Information shown =>
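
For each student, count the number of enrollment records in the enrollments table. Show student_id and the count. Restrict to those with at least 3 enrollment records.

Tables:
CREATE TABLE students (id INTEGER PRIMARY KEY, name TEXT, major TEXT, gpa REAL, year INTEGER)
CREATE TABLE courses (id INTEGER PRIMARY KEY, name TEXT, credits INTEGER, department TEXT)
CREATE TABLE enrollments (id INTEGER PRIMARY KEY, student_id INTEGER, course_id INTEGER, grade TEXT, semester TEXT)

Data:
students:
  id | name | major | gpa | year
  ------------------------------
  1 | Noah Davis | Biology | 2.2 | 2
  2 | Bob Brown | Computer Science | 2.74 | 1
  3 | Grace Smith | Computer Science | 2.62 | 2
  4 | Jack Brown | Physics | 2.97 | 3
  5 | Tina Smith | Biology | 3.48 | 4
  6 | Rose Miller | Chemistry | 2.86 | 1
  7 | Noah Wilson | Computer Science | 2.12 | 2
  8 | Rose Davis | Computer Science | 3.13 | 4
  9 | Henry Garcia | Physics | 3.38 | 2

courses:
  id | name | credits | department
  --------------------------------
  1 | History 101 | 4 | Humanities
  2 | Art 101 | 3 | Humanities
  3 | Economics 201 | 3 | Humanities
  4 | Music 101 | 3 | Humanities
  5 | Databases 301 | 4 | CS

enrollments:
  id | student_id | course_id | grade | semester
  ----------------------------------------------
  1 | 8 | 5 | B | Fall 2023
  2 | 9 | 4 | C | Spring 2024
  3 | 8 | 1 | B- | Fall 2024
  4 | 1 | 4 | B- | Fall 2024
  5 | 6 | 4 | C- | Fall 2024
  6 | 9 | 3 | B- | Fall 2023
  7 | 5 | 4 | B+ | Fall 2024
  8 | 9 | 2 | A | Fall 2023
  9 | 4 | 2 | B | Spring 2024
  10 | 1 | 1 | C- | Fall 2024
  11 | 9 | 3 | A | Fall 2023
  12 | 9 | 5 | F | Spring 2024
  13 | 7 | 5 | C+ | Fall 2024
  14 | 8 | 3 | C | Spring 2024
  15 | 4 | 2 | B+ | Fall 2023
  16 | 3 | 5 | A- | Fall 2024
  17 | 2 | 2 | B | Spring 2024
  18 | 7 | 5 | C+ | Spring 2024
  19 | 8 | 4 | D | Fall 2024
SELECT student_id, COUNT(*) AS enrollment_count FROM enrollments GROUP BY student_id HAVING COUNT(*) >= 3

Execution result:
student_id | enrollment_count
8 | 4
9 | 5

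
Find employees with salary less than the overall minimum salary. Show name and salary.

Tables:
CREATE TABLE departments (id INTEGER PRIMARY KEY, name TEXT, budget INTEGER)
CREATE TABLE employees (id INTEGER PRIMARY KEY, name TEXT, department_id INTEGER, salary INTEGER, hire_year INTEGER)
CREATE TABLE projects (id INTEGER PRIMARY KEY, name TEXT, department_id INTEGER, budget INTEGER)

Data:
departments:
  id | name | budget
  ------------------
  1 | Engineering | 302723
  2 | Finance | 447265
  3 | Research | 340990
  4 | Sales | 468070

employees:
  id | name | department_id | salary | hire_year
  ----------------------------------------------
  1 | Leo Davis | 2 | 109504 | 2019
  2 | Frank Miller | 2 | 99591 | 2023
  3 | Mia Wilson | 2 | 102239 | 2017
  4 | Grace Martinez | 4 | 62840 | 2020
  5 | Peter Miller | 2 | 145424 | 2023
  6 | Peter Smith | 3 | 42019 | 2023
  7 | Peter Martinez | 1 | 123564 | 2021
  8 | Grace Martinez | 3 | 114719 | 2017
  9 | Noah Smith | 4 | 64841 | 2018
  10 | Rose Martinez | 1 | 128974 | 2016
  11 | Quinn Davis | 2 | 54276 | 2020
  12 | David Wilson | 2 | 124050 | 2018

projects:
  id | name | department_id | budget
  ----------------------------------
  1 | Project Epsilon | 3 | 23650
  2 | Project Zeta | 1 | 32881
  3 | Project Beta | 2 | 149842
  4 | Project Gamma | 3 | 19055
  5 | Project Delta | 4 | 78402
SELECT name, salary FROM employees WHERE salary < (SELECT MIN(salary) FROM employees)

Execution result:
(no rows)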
* * *
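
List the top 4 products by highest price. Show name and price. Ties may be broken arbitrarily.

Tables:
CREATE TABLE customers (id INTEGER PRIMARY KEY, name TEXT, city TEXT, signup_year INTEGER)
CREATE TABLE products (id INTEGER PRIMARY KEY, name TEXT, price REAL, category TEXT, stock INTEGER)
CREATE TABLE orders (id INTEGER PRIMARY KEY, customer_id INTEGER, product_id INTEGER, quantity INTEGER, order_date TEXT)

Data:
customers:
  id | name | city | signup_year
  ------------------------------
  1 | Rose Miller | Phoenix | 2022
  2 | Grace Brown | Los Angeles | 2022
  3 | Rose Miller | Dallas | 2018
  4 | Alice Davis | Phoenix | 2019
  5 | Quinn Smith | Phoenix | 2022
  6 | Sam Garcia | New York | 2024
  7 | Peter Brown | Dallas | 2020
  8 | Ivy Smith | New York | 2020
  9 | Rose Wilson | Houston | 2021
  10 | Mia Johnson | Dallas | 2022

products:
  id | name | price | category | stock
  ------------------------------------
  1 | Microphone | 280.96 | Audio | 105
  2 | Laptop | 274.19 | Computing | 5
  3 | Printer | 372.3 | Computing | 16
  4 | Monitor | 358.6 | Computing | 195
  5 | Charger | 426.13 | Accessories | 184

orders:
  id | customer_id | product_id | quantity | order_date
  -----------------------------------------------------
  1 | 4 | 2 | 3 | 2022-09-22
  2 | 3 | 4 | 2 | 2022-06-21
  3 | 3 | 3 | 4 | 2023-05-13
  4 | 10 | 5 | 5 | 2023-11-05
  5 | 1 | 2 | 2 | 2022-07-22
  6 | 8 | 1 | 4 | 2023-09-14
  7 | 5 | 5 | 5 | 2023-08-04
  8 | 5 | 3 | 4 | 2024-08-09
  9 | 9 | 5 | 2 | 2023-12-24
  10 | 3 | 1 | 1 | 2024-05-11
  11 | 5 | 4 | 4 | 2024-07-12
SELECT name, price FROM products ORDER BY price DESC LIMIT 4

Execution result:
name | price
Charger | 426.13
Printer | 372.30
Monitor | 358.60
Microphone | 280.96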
--
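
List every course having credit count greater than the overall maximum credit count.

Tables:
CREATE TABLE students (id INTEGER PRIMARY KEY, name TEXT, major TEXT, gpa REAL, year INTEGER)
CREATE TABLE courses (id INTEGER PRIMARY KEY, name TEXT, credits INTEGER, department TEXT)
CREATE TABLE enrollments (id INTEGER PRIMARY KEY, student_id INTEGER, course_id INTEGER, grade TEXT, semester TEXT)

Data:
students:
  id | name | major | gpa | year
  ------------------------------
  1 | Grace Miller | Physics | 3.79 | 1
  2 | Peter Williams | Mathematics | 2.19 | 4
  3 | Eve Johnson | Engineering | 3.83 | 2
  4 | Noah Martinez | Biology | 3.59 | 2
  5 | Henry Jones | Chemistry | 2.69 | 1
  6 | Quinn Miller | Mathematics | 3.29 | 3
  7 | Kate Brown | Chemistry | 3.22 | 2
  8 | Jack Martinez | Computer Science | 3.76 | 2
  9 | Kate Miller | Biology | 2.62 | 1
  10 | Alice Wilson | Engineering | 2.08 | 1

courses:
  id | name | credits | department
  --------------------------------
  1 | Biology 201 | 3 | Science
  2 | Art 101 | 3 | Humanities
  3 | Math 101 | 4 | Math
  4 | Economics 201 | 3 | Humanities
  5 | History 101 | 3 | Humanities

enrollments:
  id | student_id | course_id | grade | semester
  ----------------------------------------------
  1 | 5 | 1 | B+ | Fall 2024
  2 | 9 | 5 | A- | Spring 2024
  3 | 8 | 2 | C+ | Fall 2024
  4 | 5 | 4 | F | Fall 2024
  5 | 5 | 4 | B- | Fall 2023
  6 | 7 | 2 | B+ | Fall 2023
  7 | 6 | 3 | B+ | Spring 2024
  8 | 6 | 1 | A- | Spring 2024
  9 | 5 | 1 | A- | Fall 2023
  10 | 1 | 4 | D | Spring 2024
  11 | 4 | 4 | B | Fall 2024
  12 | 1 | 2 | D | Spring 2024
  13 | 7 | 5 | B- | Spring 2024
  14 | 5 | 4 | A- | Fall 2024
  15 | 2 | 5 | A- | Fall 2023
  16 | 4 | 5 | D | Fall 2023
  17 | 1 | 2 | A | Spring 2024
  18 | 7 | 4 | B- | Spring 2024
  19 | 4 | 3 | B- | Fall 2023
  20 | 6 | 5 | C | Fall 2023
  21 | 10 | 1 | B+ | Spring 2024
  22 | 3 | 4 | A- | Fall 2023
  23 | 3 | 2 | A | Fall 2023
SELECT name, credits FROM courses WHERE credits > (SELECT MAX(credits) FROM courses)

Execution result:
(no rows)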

Task => Look through the entries above and quote exactly the lines from the line with "Find employees with" to the line with "9 | Noah Smith | 4 | 64841 | 2018", counting both of those lines.

Answer to this problem =>
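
Find employees with salary less than the overall minimum salary. Show name and salary.

Tables:
CREATE TABLE departments (id INTEGER PRIMARY KEY, name TEXT, budget INTEGER)
CREATE TABLE employees (id INTEGER PRIMARY KEY, name TEXT, department_id INTEGER, salary INTEGER, hire_year INTEGER)
CREATE TABLE projects (id INTEGER PRIMARY KEY, name TEXT, department_id INTEGER, budget INTEGER)

Data:
departments:
  id | name | budget
  ------------------
  1 | Engineering | 302723
  2 | Finance | 447265
  3 | Research | 340990
  4 | Sales | 468070

employees:
  id | name | department_id | salary | hire_year
  ----------------------------------------------
  1 | Leo Davis | 2 | 109504 | 2019
  2 | Frank Miller | 2 | 99591 | 2023
  3 | Mia Wilson | 2 | 102239 | 2017
  4 | Grace Martinez | 4 | 62840 | 2020
  5 | Peter Miller | 2 | 145424 | 2023
  6 | Peter Smith | 3 | 42019 | 2023
  7 | Peter Martinez | 1 | 123564 | 2021
  8 | Grace Martinez | 3 | 114719 | 2017
  9 | Noah Smith | 4 | 64841 | 2018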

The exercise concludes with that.